Task item: Every line between the top of the data below and the line with "- (e) w^5*5 + w^4*( - 5", both ends included, must be retyped exactly.

Dataset excerpts:
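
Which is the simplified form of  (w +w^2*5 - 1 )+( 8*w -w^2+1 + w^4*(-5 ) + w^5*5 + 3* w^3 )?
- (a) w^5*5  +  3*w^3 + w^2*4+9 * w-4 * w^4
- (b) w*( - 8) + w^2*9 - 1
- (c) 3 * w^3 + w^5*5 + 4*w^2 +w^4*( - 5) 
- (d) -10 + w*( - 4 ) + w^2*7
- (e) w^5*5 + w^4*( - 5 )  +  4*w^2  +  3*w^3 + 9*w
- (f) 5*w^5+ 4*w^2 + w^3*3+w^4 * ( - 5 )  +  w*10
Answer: e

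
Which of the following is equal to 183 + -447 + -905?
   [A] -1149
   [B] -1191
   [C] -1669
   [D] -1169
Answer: D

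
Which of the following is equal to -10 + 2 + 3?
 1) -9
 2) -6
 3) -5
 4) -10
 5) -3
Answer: 3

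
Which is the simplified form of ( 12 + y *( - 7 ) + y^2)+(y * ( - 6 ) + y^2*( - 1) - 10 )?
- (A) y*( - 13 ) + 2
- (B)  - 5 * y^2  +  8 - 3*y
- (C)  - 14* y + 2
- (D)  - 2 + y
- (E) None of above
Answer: A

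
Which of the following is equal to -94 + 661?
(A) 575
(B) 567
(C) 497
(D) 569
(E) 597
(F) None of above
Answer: B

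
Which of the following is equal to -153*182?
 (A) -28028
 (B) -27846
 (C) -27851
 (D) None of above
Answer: B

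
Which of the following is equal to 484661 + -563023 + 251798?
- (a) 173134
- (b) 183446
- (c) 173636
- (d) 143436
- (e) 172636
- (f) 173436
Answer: f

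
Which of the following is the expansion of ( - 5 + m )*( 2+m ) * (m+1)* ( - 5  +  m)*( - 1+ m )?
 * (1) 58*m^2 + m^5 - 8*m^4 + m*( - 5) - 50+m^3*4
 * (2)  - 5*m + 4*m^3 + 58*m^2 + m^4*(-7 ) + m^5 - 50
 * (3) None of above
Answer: 1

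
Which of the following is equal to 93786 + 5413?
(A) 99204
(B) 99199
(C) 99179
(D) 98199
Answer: B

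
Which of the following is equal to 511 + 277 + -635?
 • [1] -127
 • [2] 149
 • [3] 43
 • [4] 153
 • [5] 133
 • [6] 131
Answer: 4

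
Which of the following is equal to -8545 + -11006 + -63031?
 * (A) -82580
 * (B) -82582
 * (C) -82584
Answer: B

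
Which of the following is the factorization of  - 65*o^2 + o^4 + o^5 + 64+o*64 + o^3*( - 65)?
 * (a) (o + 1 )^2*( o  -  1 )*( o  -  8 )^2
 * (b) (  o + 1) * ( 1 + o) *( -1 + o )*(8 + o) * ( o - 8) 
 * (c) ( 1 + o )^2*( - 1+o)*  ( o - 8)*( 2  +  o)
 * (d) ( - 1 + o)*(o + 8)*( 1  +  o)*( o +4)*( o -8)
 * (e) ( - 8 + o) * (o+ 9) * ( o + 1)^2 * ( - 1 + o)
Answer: b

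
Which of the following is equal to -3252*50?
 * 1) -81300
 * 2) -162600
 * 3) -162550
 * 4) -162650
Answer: 2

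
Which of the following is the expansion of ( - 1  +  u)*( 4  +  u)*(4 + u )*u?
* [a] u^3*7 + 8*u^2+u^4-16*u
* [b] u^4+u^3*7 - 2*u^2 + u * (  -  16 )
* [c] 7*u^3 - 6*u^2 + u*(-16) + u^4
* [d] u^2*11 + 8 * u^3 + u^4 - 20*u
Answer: a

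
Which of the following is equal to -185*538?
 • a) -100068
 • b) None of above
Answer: b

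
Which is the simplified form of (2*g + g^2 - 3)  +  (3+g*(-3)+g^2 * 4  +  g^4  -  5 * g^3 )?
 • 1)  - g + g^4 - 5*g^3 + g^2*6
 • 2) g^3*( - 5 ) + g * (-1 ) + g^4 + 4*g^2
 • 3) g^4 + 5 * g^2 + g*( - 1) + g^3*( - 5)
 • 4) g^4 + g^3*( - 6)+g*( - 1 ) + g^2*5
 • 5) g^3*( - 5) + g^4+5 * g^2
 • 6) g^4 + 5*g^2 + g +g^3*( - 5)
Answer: 3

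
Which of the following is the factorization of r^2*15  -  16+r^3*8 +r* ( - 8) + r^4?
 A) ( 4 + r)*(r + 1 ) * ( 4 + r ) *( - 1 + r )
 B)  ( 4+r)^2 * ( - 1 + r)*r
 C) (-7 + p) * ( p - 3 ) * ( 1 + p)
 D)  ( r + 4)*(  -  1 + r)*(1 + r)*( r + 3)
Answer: A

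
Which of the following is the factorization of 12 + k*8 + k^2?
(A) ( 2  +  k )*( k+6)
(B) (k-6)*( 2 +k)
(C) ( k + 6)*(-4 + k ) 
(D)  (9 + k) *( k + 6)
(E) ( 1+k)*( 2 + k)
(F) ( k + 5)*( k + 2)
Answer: A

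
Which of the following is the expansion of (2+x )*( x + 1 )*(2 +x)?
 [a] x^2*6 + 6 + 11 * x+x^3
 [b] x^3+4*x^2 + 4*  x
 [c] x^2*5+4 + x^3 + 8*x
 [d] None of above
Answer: c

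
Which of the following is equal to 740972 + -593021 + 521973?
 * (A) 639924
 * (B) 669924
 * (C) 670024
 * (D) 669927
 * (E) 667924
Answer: B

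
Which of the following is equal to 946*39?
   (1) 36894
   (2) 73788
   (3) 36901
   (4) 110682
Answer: 1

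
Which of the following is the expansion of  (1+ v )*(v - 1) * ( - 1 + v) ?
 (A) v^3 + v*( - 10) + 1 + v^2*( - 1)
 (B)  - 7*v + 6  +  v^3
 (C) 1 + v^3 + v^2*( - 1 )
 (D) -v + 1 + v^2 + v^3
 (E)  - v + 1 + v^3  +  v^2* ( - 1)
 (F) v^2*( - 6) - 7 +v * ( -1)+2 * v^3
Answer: E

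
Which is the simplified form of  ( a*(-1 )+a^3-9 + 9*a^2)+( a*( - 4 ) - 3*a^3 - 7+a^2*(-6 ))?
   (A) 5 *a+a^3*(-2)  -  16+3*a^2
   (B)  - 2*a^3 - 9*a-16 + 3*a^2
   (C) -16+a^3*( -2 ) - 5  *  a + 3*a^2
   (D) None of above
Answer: C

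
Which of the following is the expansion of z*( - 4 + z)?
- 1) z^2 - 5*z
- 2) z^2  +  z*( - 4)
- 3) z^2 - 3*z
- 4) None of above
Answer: 2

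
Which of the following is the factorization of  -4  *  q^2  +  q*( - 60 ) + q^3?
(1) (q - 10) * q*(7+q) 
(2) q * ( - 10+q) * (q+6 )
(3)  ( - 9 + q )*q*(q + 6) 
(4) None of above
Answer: 2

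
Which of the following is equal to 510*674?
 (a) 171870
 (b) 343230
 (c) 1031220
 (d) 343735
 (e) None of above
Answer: e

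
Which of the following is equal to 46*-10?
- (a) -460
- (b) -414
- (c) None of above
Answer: a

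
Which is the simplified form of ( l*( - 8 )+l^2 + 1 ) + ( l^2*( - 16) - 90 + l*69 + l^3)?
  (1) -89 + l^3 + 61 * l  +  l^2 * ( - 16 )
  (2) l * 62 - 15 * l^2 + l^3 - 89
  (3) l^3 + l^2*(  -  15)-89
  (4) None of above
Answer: 4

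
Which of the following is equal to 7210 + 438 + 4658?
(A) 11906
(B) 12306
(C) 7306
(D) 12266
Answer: B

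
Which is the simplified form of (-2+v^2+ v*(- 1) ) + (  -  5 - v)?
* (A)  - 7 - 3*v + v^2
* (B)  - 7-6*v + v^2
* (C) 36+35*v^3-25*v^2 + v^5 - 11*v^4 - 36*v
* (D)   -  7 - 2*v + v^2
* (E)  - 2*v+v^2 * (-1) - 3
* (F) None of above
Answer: D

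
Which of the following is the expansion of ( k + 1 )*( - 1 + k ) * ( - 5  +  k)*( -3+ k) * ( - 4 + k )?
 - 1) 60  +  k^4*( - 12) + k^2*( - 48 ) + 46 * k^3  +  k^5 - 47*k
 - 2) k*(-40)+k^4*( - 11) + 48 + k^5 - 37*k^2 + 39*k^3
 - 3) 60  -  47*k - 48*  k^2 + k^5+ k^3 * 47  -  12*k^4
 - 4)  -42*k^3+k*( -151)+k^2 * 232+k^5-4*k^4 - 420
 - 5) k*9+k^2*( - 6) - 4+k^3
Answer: 1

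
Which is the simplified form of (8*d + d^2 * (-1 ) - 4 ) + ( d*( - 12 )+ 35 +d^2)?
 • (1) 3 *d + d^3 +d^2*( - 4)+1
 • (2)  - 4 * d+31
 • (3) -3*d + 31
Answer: 2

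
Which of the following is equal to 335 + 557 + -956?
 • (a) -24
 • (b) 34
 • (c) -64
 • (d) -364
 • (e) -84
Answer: c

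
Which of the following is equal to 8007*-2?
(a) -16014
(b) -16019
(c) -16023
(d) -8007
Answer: a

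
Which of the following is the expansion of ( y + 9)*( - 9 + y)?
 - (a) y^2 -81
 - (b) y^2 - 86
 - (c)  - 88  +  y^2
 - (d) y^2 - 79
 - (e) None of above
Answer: a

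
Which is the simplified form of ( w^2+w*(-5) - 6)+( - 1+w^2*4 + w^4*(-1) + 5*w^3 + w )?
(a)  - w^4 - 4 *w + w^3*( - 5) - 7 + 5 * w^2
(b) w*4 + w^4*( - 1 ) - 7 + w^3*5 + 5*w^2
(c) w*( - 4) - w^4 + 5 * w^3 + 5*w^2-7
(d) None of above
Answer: c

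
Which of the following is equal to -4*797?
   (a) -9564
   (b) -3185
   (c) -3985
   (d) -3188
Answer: d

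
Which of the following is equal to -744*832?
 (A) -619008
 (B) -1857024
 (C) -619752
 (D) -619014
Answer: A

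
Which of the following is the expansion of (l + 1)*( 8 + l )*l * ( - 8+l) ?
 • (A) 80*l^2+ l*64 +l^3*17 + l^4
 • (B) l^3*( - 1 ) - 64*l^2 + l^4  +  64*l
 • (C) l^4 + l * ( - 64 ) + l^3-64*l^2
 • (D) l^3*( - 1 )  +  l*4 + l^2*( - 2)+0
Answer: C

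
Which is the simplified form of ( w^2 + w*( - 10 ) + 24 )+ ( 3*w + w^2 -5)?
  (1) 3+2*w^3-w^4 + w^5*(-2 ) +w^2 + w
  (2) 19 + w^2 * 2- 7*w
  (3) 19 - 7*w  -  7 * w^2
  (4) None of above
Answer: 2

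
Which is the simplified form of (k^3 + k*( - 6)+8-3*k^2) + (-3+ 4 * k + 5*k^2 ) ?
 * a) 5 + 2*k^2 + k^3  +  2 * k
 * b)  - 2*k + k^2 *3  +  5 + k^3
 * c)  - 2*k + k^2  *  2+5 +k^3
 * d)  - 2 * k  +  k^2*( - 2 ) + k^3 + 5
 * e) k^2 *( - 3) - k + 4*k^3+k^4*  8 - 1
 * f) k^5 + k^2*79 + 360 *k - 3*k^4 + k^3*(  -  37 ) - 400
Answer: c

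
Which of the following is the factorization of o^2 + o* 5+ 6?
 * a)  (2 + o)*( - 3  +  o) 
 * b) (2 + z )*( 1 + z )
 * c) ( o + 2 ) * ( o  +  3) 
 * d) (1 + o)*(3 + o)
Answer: c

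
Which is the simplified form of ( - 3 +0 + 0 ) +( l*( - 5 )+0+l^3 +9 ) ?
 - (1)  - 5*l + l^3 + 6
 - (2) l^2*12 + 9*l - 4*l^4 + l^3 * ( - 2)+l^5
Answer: 1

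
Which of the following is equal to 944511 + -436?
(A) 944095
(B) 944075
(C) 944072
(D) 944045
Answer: B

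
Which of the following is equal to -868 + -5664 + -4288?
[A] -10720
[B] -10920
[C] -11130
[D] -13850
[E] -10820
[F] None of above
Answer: E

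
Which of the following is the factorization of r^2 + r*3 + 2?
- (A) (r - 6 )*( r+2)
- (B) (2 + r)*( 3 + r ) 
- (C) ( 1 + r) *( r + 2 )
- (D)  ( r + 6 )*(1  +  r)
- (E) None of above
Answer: C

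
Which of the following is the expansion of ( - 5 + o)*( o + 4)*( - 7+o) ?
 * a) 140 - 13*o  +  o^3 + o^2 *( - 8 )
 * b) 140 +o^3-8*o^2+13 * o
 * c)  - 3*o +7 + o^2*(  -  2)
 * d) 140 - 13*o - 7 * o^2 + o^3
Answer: a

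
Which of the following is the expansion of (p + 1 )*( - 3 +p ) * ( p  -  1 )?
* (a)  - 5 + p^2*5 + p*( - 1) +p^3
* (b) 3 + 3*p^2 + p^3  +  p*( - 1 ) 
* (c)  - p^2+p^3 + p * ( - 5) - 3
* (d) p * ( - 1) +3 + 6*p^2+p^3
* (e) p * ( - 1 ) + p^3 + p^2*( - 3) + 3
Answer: e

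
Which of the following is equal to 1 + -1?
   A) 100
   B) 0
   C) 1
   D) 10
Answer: B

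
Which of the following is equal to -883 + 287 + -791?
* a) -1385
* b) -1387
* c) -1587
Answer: b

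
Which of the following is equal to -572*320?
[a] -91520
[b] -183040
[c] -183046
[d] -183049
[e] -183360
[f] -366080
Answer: b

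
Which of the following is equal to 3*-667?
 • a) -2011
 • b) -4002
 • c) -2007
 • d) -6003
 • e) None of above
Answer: e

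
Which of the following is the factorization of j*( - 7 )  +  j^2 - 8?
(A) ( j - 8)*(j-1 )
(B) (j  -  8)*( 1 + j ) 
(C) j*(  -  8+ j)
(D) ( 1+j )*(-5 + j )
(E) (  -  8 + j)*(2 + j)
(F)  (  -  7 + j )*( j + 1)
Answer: B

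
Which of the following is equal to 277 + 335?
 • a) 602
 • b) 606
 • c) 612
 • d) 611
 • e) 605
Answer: c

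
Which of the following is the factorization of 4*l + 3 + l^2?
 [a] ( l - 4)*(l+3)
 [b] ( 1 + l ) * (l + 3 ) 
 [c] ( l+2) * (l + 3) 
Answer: b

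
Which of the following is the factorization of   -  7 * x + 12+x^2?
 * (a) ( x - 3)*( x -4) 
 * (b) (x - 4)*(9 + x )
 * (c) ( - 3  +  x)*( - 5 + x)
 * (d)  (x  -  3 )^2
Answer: a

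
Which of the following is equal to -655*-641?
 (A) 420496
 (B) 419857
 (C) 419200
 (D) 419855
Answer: D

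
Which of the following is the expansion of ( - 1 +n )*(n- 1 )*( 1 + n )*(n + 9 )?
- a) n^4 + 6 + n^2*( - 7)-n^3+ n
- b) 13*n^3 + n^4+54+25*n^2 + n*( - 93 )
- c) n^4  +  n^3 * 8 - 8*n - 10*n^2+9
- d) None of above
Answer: c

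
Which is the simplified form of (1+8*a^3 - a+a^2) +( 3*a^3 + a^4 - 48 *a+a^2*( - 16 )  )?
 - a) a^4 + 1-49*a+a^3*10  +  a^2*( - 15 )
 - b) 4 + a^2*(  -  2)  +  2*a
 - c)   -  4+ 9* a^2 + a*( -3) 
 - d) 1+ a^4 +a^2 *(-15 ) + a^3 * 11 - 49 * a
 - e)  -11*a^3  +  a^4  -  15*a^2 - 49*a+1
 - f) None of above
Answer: d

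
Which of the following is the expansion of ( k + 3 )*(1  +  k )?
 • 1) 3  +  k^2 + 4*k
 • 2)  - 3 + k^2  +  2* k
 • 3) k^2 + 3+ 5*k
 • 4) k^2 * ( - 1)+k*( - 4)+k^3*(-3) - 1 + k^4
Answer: 1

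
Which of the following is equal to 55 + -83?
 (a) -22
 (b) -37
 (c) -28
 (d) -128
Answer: c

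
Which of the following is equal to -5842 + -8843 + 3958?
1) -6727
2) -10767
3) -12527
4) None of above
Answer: 4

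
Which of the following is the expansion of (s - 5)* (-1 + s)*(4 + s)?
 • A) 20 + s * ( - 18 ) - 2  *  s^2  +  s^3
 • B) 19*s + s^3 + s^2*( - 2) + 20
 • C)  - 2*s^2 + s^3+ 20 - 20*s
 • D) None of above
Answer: D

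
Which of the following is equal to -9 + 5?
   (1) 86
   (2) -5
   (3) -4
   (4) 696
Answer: 3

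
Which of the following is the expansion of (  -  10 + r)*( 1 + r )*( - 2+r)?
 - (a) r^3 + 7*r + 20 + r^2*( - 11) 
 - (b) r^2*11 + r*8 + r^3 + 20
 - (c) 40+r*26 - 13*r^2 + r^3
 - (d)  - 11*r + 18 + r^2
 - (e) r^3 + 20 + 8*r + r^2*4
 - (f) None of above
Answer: f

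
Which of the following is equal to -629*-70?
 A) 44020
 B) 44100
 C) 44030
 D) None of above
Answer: C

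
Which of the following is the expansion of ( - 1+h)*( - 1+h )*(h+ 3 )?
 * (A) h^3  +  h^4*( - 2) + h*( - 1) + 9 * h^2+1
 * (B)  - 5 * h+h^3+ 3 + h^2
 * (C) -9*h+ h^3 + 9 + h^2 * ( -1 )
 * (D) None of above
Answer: B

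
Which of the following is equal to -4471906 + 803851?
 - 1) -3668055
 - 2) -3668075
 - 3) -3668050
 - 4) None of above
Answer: 1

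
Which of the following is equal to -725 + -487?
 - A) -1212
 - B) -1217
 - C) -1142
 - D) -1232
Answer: A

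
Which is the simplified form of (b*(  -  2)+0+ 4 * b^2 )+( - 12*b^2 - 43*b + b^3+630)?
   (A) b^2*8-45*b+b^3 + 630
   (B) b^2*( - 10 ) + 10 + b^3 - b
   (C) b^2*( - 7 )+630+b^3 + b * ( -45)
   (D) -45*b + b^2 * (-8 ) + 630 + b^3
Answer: D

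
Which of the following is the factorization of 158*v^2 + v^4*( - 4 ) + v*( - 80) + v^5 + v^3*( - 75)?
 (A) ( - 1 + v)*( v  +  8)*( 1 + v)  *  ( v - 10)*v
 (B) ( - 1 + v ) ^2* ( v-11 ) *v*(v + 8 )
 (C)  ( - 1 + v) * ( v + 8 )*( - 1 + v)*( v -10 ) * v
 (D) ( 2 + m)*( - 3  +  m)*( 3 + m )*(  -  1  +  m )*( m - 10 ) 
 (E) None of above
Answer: C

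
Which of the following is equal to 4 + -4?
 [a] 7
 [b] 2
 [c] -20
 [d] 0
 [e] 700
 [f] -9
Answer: d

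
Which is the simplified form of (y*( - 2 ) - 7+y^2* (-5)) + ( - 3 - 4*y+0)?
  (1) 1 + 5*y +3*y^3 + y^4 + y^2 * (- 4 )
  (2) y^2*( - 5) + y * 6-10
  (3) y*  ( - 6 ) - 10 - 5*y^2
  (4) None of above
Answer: 3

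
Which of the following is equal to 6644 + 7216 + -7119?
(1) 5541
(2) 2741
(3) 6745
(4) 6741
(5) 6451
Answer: 4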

Exercise answer:
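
Which is the simplified form of  (w +w^2*5 - 1 )+( 8*w -w^2+1 + w^4*(-5 ) + w^5*5 + 3* w^3 )?
- (a) w^5*5  +  3*w^3 + w^2*4+9 * w-4 * w^4
- (b) w*( - 8) + w^2*9 - 1
- (c) 3 * w^3 + w^5*5 + 4*w^2 +w^4*( - 5) 
- (d) -10 + w*( - 4 ) + w^2*7
- (e) w^5*5 + w^4*( - 5 )  +  4*w^2  +  3*w^3 + 9*w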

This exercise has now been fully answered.